[DATA IN THIS EXERCISE]
********
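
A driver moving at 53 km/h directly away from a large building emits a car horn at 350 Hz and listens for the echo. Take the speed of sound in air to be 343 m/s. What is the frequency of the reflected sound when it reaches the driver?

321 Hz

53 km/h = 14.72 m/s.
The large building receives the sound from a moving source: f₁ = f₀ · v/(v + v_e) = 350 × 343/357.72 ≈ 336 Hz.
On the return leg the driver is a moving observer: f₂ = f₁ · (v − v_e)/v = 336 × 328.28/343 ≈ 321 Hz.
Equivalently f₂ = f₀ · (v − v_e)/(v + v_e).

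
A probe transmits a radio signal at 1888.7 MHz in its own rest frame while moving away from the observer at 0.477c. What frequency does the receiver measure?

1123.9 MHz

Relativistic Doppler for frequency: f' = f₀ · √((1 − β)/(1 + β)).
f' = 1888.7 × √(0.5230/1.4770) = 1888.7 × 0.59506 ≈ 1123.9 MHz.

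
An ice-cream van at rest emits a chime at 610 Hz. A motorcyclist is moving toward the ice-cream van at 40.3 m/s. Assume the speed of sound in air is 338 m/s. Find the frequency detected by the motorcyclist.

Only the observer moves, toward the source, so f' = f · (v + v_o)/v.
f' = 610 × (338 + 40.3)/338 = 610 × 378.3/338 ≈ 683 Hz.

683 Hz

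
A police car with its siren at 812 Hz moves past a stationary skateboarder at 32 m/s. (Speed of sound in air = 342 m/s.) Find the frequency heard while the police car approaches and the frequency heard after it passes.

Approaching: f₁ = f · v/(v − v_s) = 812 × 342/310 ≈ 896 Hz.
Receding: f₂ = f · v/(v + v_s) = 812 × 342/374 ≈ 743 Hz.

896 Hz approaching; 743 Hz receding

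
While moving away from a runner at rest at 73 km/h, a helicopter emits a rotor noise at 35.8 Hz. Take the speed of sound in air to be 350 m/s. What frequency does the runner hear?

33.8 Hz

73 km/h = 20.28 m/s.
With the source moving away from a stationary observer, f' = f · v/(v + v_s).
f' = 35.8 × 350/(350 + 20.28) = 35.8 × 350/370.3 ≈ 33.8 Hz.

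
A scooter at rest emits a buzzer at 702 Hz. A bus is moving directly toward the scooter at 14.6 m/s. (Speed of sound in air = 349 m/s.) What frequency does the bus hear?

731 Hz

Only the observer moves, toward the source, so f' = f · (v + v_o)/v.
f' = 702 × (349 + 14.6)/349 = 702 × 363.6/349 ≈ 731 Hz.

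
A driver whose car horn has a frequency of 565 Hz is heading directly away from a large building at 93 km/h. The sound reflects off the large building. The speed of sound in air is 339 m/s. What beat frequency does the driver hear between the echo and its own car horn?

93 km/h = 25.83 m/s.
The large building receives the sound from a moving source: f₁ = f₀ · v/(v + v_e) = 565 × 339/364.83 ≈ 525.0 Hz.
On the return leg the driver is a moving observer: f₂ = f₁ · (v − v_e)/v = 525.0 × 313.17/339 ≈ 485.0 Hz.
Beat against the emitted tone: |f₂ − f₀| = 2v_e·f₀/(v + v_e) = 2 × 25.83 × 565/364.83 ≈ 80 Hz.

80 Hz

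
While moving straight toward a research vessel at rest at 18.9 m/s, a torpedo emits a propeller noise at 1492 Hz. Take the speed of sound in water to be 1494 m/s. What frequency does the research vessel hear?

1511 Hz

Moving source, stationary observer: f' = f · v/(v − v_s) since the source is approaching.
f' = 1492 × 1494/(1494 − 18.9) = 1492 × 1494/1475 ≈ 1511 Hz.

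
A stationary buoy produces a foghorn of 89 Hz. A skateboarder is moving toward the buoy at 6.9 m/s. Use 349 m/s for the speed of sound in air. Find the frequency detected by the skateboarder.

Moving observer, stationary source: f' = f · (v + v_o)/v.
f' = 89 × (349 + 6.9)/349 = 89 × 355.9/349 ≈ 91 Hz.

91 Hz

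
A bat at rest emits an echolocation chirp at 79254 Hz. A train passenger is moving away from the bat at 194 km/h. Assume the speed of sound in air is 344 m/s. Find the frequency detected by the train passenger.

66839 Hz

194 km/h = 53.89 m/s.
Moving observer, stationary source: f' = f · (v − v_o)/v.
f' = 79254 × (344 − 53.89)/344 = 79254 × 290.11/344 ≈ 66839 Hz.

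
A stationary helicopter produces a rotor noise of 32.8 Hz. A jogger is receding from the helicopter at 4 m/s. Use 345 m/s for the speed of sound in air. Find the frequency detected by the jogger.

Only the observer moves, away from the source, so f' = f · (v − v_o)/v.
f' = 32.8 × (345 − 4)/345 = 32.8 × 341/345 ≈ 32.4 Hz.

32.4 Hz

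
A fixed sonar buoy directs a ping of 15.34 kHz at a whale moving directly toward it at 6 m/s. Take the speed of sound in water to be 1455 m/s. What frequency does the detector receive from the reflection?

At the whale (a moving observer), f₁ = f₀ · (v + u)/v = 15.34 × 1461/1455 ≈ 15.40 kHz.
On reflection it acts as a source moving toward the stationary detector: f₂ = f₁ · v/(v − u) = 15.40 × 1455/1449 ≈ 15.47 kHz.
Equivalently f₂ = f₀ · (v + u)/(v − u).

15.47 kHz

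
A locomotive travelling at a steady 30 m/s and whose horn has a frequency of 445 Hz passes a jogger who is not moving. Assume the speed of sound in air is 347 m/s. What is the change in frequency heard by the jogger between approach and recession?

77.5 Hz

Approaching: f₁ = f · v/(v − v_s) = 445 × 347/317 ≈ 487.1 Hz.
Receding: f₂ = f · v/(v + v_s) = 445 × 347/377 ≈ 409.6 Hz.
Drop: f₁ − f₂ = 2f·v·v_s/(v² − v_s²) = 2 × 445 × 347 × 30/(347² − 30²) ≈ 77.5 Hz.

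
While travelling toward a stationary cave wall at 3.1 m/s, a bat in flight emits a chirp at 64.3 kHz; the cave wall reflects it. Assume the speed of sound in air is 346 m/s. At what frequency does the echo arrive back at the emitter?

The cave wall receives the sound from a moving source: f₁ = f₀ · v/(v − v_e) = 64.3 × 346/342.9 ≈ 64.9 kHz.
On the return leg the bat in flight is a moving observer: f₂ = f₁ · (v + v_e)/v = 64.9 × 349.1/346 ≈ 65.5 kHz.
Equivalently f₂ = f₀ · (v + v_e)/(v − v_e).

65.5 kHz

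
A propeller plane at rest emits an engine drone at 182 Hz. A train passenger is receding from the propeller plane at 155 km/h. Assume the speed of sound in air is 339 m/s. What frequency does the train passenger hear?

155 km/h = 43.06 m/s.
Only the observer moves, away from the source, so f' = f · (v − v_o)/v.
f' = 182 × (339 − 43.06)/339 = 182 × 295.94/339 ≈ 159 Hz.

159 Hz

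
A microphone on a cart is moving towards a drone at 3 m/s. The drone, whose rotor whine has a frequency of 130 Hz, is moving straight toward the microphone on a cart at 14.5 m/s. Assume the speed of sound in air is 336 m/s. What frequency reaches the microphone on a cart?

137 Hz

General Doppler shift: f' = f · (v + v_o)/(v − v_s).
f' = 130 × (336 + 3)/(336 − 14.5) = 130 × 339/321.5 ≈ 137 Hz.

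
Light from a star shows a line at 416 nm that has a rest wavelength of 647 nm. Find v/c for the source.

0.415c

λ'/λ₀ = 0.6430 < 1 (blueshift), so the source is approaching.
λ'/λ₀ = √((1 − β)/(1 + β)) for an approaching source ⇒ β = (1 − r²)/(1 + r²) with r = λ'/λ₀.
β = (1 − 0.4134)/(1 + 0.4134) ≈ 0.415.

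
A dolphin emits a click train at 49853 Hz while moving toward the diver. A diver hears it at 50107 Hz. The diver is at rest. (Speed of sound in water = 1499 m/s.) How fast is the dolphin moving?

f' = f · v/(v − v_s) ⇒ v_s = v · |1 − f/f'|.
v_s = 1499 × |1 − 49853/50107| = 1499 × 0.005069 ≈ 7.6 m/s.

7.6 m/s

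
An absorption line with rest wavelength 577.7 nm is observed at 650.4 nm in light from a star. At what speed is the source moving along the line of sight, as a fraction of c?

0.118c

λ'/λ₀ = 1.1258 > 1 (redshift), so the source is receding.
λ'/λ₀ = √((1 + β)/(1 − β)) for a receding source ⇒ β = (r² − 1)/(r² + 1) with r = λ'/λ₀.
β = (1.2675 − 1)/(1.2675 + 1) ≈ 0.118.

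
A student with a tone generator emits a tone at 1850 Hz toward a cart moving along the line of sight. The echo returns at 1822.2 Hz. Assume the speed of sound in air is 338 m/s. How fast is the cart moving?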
********
[AIM OF THE TASK] Where the line containing "Light from a star shows" appears in the records above, begin copying and continue through the last line; copy each line exactly and include no others.

[PROBLEM SOLUTION]
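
Light from a star shows a line at 416 nm that has a rest wavelength of 647 nm. Find v/c for the source.

0.415c

λ'/λ₀ = 0.6430 < 1 (blueshift), so the source is approaching.
λ'/λ₀ = √((1 − β)/(1 + β)) for an approaching source ⇒ β = (1 − r²)/(1 + r²) with r = λ'/λ₀.
β = (1 − 0.4134)/(1 + 0.4134) ≈ 0.415.

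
A dolphin emits a click train at 49853 Hz while moving toward the diver. A diver hears it at 50107 Hz. The diver is at rest. (Speed of sound in water = 1499 m/s.) How fast is the dolphin moving?

f' = f · v/(v − v_s) ⇒ v_s = v · |1 − f/f'|.
v_s = 1499 × |1 − 49853/50107| = 1499 × 0.005069 ≈ 7.6 m/s.

7.6 m/s

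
An absorption line with rest wavelength 577.7 nm is observed at 650.4 nm in light from a star. At what speed is the source moving along the line of sight, as a fraction of c?

0.118c

λ'/λ₀ = 1.1258 > 1 (redshift), so the source is receding.
λ'/λ₀ = √((1 + β)/(1 − β)) for a receding source ⇒ β = (r² − 1)/(r² + 1) with r = λ'/λ₀.
β = (1.2675 − 1)/(1.2675 + 1) ≈ 0.118.

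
A student with a tone generator emits a tone at 1850 Hz toward a cart moving along the line of sight. The echo returns at 1822.2 Hz. Assume the speed of sound in air is 338 m/s. How fast is the cart moving?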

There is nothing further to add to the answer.